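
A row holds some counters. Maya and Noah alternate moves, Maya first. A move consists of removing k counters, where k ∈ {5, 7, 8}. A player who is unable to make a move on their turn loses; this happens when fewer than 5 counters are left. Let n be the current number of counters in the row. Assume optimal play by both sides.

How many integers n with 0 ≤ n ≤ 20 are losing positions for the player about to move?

10

Classify positions by backward induction: terminal positions (no move available) are L. From any other position, the mover wins iff some move reaches an L.
n=0: no move → L
n=1: no move → L
n=2: no move → L
n=3: no move → L
n=4: no move → L
n=5: W (go to 0, an L position)
n=6: W (go to 1, an L position)
n=7: W (go to 2, an L position)
n=8: W (go to 3, an L position)
n=9: W (go to 4, an L position)
n=10: W (go to 3, an L position)
n=11: W (go to 4, an L position)
n=12: W (go to 4, an L position)
n=13: L (options 8(W), 6(W), 5(W) are all W)
n=14: L (options 9(W), 7(W), 6(W) are all W)
n=15: L (options 10(W), 8(W), 7(W) are all W)
n=16: L (options 11(W), 9(W), 8(W) are all W)
n=17: L (options 12(W), 10(W), 9(W) are all W)
n=18: W (go to 13, an L position)
n=19: W (go to 14, an L position)
n=20: W (go to 15, an L position)
L entries with 0 ≤ n ≤ 20: n = 0, 1, 2, 3, 4, 13, 14, 15, 16, 17; that makes 10.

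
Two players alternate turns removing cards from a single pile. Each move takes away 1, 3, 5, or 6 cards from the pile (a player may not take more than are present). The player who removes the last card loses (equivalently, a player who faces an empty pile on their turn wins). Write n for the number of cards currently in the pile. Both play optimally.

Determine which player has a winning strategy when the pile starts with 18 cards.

Work bottom-up. With no move the player to move wins. Otherwise the position is W if at least one move leads to an L position for the opponent, and L if every move leads to a W.
n=0: no move; the opponent has just taken the last card and therefore loses → W
n=1: →0(W) only, which is W, so L
n=2: →1(L), so W
n=3: →2(W), 0(W) — all W, so L
n=4: →3(L), so W
n=5: →4(W), 2(W), 0(W) — all W, so L
n=6: →5(L), so W
n=7: →1(L), so W
n=8: →5(L), so W
n=9: →3(L), so W
n=10: →5(L), so W
n=11: →5(L), so W
n=12: →11(W), 9(W), 7(W), 6(W) — all W, so L
n=13: →12(L), so W
n=14: →13(W), 11(W), 9(W), 8(W) — all W, so L
n=15: →14(L), so W
n=16: →15(W), 13(W), 11(W), 10(W) — all W, so L
n=17: →16(L), so W
n=18: →12(L), so W
The starting position 18 is W: the player to move should remove 6, leaving 12, handing over an L position.

The first player wins.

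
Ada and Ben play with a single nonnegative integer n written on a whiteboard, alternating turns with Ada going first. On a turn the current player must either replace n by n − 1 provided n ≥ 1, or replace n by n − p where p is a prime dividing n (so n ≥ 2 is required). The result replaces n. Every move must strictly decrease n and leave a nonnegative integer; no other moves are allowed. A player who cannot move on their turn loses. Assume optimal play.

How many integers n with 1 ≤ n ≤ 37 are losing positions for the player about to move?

9

Work bottom-up. With no move the player to move loses. Otherwise the position is W if at least one move leads to an L position for the opponent, and L if every move leads to a W.
n=0: no move → L
n=1: W (go to 0, an L position)
n=2: W (go to 0, an L position)
n=3: W (go to 0, an L position)
n=4: L (options 2(W), 3(W) are all W)
n=5: W (go to 0, an L position)
n=6: W (go to 4, an L position)
n=7: W (go to 0, an L position)
n=8: L (options 6(W), 7(W) are all W)
n=9: W (go to 8, an L position)
n=10: W (go to 8, an L position)
n=11: W (go to 0, an L position)
n=12: L (options 9(W), 10(W), 11(W) are all W)
n=13: W (go to 0, an L position)
n=14: W (go to 12, an L position)
n=15: W (go to 12, an L position)
n=16: L (options 14(W), 15(W) are all W)
n=17: W (go to 0, an L position)
n=18: W (go to 16, an L position)
n=19: W (go to 0, an L position)
n=20: L (options 15(W), 18(W), 19(W) are all W)
n=21: W (go to 20, an L position)
n=22: W (go to 20, an L position)
n=23: W (go to 0, an L position)
n=24: L (options 21(W), 22(W), 23(W) are all W)
n=25: W (go to 20, an L position)
n=26: W (go to 24, an L position)
n=27: W (go to 24, an L position)
n=28: L (options 21(W), 26(W), 27(W) are all W)
n=29: W (go to 0, an L position)
n=30: W (go to 28, an L position)
n=31: W (go to 0, an L position)
n=32: L (options 30(W), 31(W) are all W)
n=33: W (go to 32, an L position)
n=34: W (go to 32, an L position)
n=35: W (go to 28, an L position)
n=36: L (options 33(W), 34(W), 35(W) are all W)
n=37: W (go to 0, an L position)
L entries with 1 ≤ n ≤ 37 (n=0 is outside the asked range and is not counted): n = 4, 8, 12, 16, 20, 24, 28, 32, 36; that makes 9.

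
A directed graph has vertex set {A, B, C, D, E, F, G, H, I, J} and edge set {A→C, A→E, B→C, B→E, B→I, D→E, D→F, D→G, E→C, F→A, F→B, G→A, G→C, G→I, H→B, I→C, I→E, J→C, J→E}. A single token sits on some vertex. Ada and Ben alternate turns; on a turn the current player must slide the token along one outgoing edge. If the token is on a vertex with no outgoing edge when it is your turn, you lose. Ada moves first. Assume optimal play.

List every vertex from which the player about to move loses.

C, F, H

Compute win/loss labels from the base case upward. A position with no move is L. Any other position is W if it can reach an L in one move, else L.
Every edge goes from a vertex to one that appears earlier in the order C, E, I, A, B, G, J, H, F, D, so processing vertices in that order labels each vertex after all of its successors.
C: no outgoing edge → L
E: W (go to C, an L position)
I: W (go to C, an L position)
A: W (go to C, an L position)
B: W (go to C, an L position)
G: W (go to C, an L position)
J: W (go to C, an L position)
H: L (sole option B(W) is W)
F: L (options B(W), A(W) are all W)
D: W (go to F, an L position)
The losing starting vertices are exactly the entries labelled L in this table (3 of them).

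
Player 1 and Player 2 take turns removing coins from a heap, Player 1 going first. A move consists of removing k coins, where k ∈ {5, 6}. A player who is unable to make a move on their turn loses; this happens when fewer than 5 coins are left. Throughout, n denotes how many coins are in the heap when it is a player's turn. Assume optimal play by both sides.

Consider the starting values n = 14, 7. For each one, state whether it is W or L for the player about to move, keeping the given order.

Compute win/loss labels from the base case upward. A position with no move is L. Any other position is W if it can reach an L in one move, else L.
n=0: no move → L
n=1: no move → L
n=2: no move → L
n=3: no move → L
n=4: no move → L
n=5: reaches L-position 0 → W
n=6: reaches L-position 1 → W
n=7: reaches L-position 2 → W
n=8: reaches L-position 3 → W
n=9: reaches L-position 4 → W
n=10: reaches L-position 4 → W
n=11: only reaches 6(W), 5(W), all W → L
n=12: only reaches 7(W), 6(W), all W → L
n=13: only reaches 8(W), 7(W), all W → L
n=14: only reaches 9(W), 8(W), all W → L

14: L, 7: W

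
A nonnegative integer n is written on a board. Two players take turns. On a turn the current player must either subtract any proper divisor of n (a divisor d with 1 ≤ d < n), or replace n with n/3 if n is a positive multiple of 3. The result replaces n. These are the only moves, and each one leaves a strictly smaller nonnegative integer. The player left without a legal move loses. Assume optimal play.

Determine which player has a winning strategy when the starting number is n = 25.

Build the W/L table. Terminal = L. A non-terminal position is W if it has a move to some L; otherwise it is L.
n=0: no move → L
n=1: no move → L
n=2: reaches L-position 1 → W
n=3: reaches L-position 1 → W
n=4: only reaches 2(W), 3(W), all W → L
n=5: reaches L-position 4 → W
n=6: reaches L-position 4 → W
n=7: only reaches 6(W), which is W → L
n=8: reaches L-position 4 → W
n=9: only reaches 3(W), 6(W), 8(W), all W → L
n=10: reaches L-position 9 → W
n=11: only reaches 10(W), which is W → L
n=12: reaches L-position 4 → W
n=13: only reaches 12(W), which is W → L
n=14: reaches L-position 7 → W
n=15: only reaches 5(W), 10(W), 12(W), 14(W), all W → L
n=16: reaches L-position 15 → W
n=17: only reaches 16(W), which is W → L
n=18: reaches L-position 9 → W
n=19: only reaches 18(W), which is W → L
n=20: reaches L-position 15 → W
n=21: reaches L-position 7 → W
n=22: reaches L-position 11 → W
n=23: only reaches 22(W), which is W → L
n=24: reaches L-position 23 → W
n=25: only reaches 20(W), 24(W), all W → L
Every move from 25 reaches a W position, so the mover loses.

The second player wins.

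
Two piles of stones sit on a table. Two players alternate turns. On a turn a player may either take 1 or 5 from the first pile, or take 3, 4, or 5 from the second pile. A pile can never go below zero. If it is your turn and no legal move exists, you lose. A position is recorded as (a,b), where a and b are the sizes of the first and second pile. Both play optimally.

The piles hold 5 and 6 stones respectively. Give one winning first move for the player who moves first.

Move to (5,3).

Label each position W (a win for the player to move) or L (a loss). A position with no legal move is L; any other position is W exactly when some move reaches an L, and L when every move reaches a W.
No move ever increases a pile, so every position that can arise here has a ≤ 5 and b ≤ 6; it is enough to label the cells with 0 ≤ a ≤ 5 and 0 ≤ b ≤ 6.
Every move lowers a or b (never raises either), so fill the grid row by row in increasing a, and left to right within a row: each cell's successors are then already labelled.
      b=0  b=1  b=2  b=3  b=4  b=5  b=6
a=0:    L    L    L    W    W    W    W
a=1:    W    W    W    L    L    L    W
a=2:    L    L    L    W    W    W    W
a=3:    W    W    W    L    L    L    W
a=4:    L    L    L    W    W    W    W
a=5:    W    W    W    L    L    L    W
Cells with no legal move (terminal, hence L): (0,0), (0,1), (0,2).
The remaining L cells, each justified by listing all of its moves:
(1,3): moves to (0,3)(W), (1,0)(W); every one is W ⇒ L
(1,4): moves to (0,4)(W), (1,1)(W), (1,0)(W); every one is W ⇒ L
(1,5): moves to (0,5)(W), (1,2)(W), (1,1)(W), (1,0)(W); every one is W ⇒ L
(2,0): the only move is to (1,0)(W), a W ⇒ L
(2,1): the only move is to (1,1)(W), a W ⇒ L
(2,2): the only move is to (1,2)(W), a W ⇒ L
(3,3): moves to (2,3)(W), (3,0)(W); every one is W ⇒ L
(3,4): moves to (2,4)(W), (3,1)(W), (3,0)(W); every one is W ⇒ L
(3,5): moves to (2,5)(W), (3,2)(W), (3,1)(W), (3,0)(W); every one is W ⇒ L
(4,0): the only move is to (3,0)(W), a W ⇒ L
(4,1): the only move is to (3,1)(W), a W ⇒ L
(4,2): the only move is to (3,2)(W), a W ⇒ L
(5,3): moves to (4,3)(W), (0,3)(W), (5,0)(W); every one is W ⇒ L
(5,4): moves to (4,4)(W), (0,4)(W), (5,1)(W), (5,0)(W); every one is W ⇒ L
(5,5): moves to (4,5)(W), (0,5)(W), (5,2)(W), (5,1)(W), (5,0)(W); every one is W ⇒ L
Every other cell has at least one move into one of the L cells above, so it is W.
From (5,6), the L positions reachable in one move are: (5,3).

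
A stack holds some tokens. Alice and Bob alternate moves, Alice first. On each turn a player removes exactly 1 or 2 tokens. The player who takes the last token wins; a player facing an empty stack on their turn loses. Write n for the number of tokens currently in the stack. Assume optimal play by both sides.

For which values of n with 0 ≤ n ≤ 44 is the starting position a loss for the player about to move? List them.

0, 3, 6, 9, 12, 15, 18, 21, 24, 27, 30, 33, 36, 39, 42

Work bottom-up. With no move the player to move loses. Otherwise the position is W if at least one move leads to an L position for the opponent, and L if every move leads to a W.
n=0: no move → L
n=1: reaches L-position 0 → W
n=2: reaches L-position 0 → W
n=3: only reaches 2(W), 1(W), all W → L
n=4: reaches L-position 3 → W
n=5: reaches L-position 3 → W
n=6: only reaches 5(W), 4(W), all W → L
n=7: reaches L-position 6 → W
n=8: reaches L-position 6 → W
n=9: only reaches 8(W), 7(W), all W → L
n=10: reaches L-position 9 → W
n=11: reaches L-position 9 → W
n=12: only reaches 11(W), 10(W), all W → L
n=13: reaches L-position 12 → W
n=14: reaches L-position 12 → W
n=15: only reaches 14(W), 13(W), all W → L
n=16: reaches L-position 15 → W
n=17: reaches L-position 15 → W
n=18: only reaches 17(W), 16(W), all W → L
n=19: reaches L-position 18 → W
n=20: reaches L-position 18 → W
n=21: only reaches 20(W), 19(W), all W → L
n=22: reaches L-position 21 → W
n=23: reaches L-position 21 → W
n=24: only reaches 23(W), 22(W), all W → L
n=25: reaches L-position 24 → W
n=26: reaches L-position 24 → W
n=27: only reaches 26(W), 25(W), all W → L
n=28: reaches L-position 27 → W
n=29: reaches L-position 27 → W
n=30: only reaches 29(W), 28(W), all W → L
n=31: reaches L-position 30 → W
n=32: reaches L-position 30 → W
n=33: only reaches 32(W), 31(W), all W → L
n=34: reaches L-position 33 → W
n=35: reaches L-position 33 → W
n=36: only reaches 35(W), 34(W), all W → L
n=37: reaches L-position 36 → W
n=38: reaches L-position 36 → W
n=39: only reaches 38(W), 37(W), all W → L
n=40: reaches L-position 39 → W
n=41: reaches L-position 39 → W
n=42: only reaches 41(W), 40(W), all W → L
n=43: reaches L-position 42 → W
n=44: reaches L-position 42 → W
The losing starting values of n are exactly the entries labelled L in this table (15 of them).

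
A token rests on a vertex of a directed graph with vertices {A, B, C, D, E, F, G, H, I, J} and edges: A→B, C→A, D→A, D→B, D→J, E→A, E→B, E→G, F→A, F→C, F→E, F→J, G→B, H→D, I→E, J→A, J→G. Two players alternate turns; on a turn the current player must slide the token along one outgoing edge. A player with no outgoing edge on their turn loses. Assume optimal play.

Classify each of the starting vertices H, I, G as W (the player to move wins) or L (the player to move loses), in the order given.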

▬▬▬▬▬▬▬▬▬▬

What is needed
The number alone is the answer: work out how many lines in the data contain "removing".

Result below
3